__STORED DATA__:
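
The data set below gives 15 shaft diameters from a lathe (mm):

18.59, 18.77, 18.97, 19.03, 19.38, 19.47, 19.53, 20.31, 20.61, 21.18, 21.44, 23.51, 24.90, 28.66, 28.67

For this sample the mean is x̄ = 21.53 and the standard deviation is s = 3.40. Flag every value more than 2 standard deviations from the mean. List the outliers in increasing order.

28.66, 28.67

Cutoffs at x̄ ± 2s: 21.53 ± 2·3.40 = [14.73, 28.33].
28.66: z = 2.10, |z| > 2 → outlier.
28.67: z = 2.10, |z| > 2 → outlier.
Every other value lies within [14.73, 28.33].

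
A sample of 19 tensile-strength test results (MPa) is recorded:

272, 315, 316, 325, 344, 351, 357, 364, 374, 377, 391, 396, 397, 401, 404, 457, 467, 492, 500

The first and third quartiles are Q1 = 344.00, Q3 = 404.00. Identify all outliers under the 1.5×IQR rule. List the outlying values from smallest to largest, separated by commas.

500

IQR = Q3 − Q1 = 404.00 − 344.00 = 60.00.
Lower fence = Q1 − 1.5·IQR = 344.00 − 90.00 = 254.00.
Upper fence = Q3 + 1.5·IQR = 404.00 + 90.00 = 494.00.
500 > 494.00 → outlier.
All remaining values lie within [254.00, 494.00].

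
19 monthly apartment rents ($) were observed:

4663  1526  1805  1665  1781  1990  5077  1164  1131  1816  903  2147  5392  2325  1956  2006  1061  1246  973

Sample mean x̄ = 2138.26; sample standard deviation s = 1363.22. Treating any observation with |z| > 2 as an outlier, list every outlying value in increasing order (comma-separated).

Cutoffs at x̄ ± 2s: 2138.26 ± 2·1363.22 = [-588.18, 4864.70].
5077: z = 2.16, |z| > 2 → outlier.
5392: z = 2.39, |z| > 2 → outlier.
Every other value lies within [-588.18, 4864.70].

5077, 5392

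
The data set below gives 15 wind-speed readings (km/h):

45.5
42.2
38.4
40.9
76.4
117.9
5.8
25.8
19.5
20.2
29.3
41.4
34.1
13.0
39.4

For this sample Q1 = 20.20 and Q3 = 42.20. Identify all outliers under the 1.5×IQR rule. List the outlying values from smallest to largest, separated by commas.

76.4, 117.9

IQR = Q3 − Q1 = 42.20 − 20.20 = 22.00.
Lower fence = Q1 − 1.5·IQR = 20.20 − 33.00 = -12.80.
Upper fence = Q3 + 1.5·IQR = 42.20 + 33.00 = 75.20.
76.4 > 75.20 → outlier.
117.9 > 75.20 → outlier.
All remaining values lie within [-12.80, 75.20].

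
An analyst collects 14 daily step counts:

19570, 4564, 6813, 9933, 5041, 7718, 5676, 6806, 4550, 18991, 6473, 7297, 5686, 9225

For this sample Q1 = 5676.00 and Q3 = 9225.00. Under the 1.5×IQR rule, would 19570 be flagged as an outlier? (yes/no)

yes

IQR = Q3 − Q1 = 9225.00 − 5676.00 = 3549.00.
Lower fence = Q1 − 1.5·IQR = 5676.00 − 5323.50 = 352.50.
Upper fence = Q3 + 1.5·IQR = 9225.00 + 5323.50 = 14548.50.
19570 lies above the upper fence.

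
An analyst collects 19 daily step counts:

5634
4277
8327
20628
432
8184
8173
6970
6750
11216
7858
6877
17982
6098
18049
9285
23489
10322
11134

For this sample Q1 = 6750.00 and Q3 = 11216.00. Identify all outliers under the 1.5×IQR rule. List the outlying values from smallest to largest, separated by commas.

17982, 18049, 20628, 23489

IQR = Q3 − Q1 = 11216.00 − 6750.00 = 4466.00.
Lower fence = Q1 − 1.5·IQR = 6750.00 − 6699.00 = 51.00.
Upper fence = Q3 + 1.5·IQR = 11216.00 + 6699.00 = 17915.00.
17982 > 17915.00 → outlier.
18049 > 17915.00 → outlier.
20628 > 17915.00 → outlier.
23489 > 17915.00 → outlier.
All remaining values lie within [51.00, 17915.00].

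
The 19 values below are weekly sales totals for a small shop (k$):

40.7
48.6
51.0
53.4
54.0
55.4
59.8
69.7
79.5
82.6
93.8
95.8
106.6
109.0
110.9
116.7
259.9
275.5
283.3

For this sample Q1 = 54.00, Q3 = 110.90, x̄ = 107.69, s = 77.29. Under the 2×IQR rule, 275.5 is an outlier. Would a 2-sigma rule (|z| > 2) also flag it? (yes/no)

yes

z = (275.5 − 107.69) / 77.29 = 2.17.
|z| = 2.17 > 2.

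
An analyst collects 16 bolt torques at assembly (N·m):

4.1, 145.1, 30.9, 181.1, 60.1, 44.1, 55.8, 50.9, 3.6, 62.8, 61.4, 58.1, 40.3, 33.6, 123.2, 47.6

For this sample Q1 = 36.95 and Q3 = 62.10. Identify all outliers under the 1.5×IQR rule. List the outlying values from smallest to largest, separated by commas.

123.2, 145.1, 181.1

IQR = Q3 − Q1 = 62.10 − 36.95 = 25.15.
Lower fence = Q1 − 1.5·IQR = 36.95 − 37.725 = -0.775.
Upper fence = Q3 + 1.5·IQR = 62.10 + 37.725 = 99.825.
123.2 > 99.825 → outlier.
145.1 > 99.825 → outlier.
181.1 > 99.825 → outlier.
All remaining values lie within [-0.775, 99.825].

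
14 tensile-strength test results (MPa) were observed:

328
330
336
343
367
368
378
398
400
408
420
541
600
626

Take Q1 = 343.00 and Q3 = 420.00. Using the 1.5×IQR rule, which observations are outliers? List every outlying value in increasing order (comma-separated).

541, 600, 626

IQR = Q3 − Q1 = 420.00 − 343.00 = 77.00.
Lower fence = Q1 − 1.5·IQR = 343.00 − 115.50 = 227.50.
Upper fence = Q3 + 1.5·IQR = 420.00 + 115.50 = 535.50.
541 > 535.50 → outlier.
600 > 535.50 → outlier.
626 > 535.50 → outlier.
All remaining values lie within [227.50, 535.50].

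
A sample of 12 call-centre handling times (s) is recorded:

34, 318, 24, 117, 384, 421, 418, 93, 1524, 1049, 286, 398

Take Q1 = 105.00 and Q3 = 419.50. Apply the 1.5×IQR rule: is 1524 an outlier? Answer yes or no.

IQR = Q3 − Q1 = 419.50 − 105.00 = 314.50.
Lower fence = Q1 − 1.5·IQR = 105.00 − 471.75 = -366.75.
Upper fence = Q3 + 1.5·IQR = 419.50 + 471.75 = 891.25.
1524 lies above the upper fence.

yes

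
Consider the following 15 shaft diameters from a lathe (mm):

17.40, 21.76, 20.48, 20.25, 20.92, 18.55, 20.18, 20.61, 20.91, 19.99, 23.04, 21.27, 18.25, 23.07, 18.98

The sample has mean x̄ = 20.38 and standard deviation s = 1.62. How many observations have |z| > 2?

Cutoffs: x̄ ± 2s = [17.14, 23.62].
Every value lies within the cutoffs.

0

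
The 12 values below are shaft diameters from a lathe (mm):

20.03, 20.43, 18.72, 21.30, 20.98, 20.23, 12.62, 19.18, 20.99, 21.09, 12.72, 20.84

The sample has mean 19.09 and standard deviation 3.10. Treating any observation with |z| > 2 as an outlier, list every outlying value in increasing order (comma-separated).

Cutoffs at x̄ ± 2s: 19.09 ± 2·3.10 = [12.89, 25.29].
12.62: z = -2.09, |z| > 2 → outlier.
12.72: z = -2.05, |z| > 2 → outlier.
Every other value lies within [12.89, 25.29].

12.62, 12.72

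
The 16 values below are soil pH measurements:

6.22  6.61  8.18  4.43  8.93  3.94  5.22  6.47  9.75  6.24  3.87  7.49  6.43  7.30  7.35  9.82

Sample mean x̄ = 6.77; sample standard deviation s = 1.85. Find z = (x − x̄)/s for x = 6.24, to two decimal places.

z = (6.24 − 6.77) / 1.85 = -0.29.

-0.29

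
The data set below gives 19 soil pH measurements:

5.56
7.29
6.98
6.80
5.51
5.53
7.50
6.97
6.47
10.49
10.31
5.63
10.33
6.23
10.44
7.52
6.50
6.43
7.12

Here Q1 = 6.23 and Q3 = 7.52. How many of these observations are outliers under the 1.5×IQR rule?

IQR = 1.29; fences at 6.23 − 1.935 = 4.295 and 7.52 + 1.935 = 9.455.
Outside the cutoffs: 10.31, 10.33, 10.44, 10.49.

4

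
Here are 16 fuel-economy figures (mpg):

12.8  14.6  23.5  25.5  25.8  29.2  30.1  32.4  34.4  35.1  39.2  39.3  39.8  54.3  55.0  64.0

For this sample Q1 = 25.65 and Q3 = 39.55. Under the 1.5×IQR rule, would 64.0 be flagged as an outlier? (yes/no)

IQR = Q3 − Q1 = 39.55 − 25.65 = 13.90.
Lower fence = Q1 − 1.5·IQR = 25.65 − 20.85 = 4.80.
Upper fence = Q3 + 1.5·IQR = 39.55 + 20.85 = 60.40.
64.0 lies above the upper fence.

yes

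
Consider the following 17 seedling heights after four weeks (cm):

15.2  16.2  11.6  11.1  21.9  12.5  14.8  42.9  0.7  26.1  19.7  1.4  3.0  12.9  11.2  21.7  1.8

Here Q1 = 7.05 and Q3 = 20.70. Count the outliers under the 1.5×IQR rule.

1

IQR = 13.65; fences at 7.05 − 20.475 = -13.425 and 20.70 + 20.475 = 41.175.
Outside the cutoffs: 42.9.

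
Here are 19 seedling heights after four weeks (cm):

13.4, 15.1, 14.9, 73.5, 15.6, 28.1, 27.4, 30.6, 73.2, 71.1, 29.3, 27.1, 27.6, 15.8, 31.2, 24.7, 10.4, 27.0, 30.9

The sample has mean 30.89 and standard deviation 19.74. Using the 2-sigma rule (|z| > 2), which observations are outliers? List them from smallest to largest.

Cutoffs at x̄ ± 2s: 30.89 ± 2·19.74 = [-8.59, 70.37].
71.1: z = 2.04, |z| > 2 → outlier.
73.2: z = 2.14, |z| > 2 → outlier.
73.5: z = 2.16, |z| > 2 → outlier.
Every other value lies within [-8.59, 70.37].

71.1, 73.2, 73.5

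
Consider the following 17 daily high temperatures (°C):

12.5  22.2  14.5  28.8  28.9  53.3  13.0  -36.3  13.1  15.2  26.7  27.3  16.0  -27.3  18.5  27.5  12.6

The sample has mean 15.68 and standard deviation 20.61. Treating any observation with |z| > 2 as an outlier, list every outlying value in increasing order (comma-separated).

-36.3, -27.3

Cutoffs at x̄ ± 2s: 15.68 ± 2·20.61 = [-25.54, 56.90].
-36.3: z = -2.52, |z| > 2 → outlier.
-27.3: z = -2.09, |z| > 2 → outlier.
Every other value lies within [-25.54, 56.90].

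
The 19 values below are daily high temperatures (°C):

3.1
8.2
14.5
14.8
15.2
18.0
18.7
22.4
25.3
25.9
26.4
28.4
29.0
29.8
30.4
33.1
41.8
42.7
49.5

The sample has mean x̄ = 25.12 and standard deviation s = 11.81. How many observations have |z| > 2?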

==

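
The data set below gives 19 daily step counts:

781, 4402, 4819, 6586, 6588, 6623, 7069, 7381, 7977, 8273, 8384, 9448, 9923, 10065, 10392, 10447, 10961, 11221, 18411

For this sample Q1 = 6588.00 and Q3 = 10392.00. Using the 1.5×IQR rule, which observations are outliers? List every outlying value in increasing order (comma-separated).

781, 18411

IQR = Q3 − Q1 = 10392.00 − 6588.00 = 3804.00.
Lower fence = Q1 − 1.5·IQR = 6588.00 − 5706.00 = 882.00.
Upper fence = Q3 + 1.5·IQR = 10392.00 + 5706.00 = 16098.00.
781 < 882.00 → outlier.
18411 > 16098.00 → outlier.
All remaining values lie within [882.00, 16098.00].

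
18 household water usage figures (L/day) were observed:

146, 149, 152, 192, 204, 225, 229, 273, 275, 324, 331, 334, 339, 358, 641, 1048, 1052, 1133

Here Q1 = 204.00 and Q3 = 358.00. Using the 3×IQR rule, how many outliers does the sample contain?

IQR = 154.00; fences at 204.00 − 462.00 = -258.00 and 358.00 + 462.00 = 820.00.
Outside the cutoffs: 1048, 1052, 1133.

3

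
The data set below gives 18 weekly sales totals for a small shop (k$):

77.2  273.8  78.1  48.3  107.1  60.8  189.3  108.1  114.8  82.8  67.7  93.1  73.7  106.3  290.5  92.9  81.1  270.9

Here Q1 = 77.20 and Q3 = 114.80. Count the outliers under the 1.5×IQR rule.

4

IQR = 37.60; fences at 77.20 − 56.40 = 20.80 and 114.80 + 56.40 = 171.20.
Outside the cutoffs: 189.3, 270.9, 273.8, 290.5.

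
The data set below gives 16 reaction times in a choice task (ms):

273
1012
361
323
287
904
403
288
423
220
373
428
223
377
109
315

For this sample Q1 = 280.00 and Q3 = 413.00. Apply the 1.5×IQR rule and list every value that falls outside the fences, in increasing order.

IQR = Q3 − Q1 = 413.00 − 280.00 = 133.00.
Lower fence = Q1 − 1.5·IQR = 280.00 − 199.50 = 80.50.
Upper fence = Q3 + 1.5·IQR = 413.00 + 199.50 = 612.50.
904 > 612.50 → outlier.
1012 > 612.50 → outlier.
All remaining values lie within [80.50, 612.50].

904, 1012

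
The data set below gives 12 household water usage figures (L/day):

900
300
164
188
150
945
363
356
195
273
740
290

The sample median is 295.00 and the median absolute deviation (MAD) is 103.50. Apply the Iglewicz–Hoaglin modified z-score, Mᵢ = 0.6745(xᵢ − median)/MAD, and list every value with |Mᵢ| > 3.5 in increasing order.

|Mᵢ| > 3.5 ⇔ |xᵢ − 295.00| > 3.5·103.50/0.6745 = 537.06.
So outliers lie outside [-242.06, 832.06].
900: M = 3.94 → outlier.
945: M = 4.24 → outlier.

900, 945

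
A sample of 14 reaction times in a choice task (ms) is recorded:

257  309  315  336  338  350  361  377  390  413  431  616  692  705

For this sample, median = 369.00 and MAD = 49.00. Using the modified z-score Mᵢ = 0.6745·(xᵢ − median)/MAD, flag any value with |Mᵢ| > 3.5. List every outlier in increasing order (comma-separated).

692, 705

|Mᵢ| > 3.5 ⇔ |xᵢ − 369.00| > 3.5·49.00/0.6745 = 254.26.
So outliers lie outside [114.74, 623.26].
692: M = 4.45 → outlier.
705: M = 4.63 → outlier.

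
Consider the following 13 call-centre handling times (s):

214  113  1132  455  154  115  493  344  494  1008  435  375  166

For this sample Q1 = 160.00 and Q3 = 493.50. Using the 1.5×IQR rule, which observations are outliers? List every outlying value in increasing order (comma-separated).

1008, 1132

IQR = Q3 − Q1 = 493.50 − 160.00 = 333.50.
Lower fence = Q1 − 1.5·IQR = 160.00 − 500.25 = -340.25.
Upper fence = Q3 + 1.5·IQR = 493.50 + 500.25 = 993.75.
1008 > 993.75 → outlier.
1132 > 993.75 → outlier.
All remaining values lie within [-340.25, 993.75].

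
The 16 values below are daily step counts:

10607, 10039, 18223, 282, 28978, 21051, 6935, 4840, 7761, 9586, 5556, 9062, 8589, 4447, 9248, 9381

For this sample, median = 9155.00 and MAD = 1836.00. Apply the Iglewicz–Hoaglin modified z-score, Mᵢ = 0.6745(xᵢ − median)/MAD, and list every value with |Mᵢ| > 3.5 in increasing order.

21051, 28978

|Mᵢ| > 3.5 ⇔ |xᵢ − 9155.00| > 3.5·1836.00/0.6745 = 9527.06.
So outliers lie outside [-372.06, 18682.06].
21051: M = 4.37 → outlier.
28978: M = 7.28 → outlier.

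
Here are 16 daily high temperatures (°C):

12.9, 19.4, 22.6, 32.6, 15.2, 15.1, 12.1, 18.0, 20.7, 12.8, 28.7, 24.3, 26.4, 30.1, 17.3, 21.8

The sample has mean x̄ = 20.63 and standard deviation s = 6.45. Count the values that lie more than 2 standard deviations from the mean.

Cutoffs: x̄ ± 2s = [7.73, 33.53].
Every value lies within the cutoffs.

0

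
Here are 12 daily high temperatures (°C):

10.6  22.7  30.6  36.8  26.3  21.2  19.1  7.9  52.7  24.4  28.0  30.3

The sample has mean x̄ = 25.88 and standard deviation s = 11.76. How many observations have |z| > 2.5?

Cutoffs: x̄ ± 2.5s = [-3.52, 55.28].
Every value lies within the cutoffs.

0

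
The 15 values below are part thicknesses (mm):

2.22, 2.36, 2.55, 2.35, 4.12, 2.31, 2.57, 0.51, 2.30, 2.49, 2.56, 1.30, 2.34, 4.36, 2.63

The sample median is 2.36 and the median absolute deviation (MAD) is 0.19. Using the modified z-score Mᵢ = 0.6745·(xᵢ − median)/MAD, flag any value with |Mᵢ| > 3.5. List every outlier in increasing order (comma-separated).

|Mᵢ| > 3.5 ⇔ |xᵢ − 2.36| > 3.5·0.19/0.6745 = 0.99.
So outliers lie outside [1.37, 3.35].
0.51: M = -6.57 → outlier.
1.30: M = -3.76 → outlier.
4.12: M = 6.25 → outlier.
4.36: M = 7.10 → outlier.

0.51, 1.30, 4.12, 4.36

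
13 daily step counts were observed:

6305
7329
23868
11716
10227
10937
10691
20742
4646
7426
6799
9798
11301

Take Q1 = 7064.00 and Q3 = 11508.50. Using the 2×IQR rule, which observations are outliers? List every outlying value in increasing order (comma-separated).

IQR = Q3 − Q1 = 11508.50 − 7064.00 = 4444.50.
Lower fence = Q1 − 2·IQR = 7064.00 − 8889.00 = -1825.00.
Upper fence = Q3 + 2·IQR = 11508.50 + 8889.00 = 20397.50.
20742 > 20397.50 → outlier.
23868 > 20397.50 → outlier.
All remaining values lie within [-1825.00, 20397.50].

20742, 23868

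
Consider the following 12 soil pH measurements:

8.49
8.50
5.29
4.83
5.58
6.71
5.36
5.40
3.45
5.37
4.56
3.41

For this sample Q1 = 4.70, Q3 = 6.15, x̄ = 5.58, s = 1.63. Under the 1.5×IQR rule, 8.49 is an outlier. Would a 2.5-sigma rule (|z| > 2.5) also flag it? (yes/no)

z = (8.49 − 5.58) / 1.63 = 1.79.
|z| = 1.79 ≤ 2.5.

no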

__WHAT IS BEING ASKED__:
In the records above, find the line with "Here Q1 = 7.05"; write out exactly that line and each one after it, stopping after the line with "Here are 19".

__RESULT FOR THIS EXERCISE__:
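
Here Q1 = 7.05 and Q3 = 20.70. Count the outliers under the 1.5×IQR rule.

1

IQR = 13.65; fences at 7.05 − 20.475 = -13.425 and 20.70 + 20.475 = 41.175.
Outside the cutoffs: 42.9.

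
Here are 19 seedling heights after four weeks (cm):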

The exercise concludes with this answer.